↓

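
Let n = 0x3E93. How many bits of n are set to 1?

9

0x3E93 = 11111010010011
Count the 1s: 1 + 1 + 1 + 1 + 1 + 1 + 1 + 1 + 1 = 9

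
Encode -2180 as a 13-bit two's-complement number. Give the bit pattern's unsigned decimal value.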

↑

What is needed is a verbatim copy of the data, complete from first line to last.

RESPONSE BOX:
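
Let n = 0x3E93. How many bits of n are set to 1?

9

0x3E93 = 11111010010011
Count the 1s: 1 + 1 + 1 + 1 + 1 + 1 + 1 + 1 + 1 = 9

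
Encode -2180 as a 13-bit two's-complement number. Give the bit pattern's unsigned decimal value.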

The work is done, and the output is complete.